Print out the full listing exactly as it reads.
Information given START
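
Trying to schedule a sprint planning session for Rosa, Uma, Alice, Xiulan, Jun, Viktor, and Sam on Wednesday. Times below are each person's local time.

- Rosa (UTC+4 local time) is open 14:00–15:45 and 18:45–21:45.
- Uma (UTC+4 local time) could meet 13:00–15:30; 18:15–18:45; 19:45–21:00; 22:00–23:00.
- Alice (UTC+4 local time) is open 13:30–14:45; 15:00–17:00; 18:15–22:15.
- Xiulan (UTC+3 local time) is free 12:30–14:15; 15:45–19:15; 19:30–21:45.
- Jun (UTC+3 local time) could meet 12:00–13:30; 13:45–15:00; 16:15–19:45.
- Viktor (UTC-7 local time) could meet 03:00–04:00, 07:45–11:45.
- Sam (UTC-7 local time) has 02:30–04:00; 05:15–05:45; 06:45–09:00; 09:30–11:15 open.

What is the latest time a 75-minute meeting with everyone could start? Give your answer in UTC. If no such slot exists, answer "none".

none

Rosa in UTC: 10:00-11:45, 14:45-17:45 (subtract 4h to convert from UTC+4).
Uma in UTC: 09:00-11:30, 14:15-14:45, 15:45-17:00, 18:00-19:00 (subtract 4h to convert from UTC+4).
Alice in UTC: 09:30-10:45, 11:00-13:00, 14:15-18:15 (subtract 4h to convert from UTC+4).
Xiulan in UTC: 09:30-11:15, 12:45-16:15, 16:30-18:45 (subtract 3h to convert from UTC+3).
Jun in UTC: 09:00-10:30, 10:45-12:00, 13:15-16:45 (subtract 3h to convert from UTC+3).
Viktor in UTC: 10:00-11:00, 14:45-18:45 (add 7h to convert from UTC-7).
Sam in UTC: 09:30-11:00, 12:15-12:45, 13:45-16:00, 16:30-18:15 (add 7h to convert from UTC-7).
Rosa ∩ Uma: 10:00-11:30, 15:45-17:00.
Rosa ∩ Uma ∩ Alice: 10:00-10:45, 11:00-11:30, 15:45-17:00.
Rosa ∩ Uma ∩ Alice ∩ Xiulan: 10:00-10:45, 11:00-11:15, 15:45-16:15, 16:30-17:00.
Rosa ∩ Uma ∩ Alice ∩ Xiulan ∩ Jun: 10:00-10:30, 11:00-11:15, 15:45-16:15, 16:30-16:45.
Rosa ∩ Uma ∩ Alice ∩ Xiulan ∩ Jun ∩ Viktor: 10:00-10:30, 15:45-16:15, 16:30-16:45.
Rosa ∩ Uma ∩ Alice ∩ Xiulan ∩ Jun ∩ Viktor ∩ Sam: 10:00-10:30, 15:45-16:00, 16:30-16:45.
No common window is at least 75 minutes long.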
Information given END
_Result for this task_.
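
Trying to schedule a sprint planning session for Rosa, Uma, Alice, Xiulan, Jun, Viktor, and Sam on Wednesday. Times below are each person's local time.

- Rosa (UTC+4 local time) is open 14:00–15:45 and 18:45–21:45.
- Uma (UTC+4 local time) could meet 13:00–15:30; 18:15–18:45; 19:45–21:00; 22:00–23:00.
- Alice (UTC+4 local time) is open 13:30–14:45; 15:00–17:00; 18:15–22:15.
- Xiulan (UTC+3 local time) is free 12:30–14:15; 15:45–19:15; 19:30–21:45.
- Jun (UTC+3 local time) could meet 12:00–13:30; 13:45–15:00; 16:15–19:45.
- Viktor (UTC-7 local time) could meet 03:00–04:00, 07:45–11:45.
- Sam (UTC-7 local time) has 02:30–04:00; 05:15–05:45; 06:45–09:00; 09:30–11:15 open.

What is the latest time a 75-minute meeting with everyone could start? Give your answer in UTC. If no such slot exists, answer "none".

none

Rosa in UTC: 10:00-11:45, 14:45-17:45 (subtract 4h to convert from UTC+4).
Uma in UTC: 09:00-11:30, 14:15-14:45, 15:45-17:00, 18:00-19:00 (subtract 4h to convert from UTC+4).
Alice in UTC: 09:30-10:45, 11:00-13:00, 14:15-18:15 (subtract 4h to convert from UTC+4).
Xiulan in UTC: 09:30-11:15, 12:45-16:15, 16:30-18:45 (subtract 3h to convert from UTC+3).
Jun in UTC: 09:00-10:30, 10:45-12:00, 13:15-16:45 (subtract 3h to convert from UTC+3).
Viktor in UTC: 10:00-11:00, 14:45-18:45 (add 7h to convert from UTC-7).
Sam in UTC: 09:30-11:00, 12:15-12:45, 13:45-16:00, 16:30-18:15 (add 7h to convert from UTC-7).
Rosa ∩ Uma: 10:00-11:30, 15:45-17:00.
Rosa ∩ Uma ∩ Alice: 10:00-10:45, 11:00-11:30, 15:45-17:00.
Rosa ∩ Uma ∩ Alice ∩ Xiulan: 10:00-10:45, 11:00-11:15, 15:45-16:15, 16:30-17:00.
Rosa ∩ Uma ∩ Alice ∩ Xiulan ∩ Jun: 10:00-10:30, 11:00-11:15, 15:45-16:15, 16:30-16:45.
Rosa ∩ Uma ∩ Alice ∩ Xiulan ∩ Jun ∩ Viktor: 10:00-10:30, 15:45-16:15, 16:30-16:45.
Rosa ∩ Uma ∩ Alice ∩ Xiulan ∩ Jun ∩ Viktor ∩ Sam: 10:00-10:30, 15:45-16:00, 16:30-16:45.
No common window is at least 75 minutes long.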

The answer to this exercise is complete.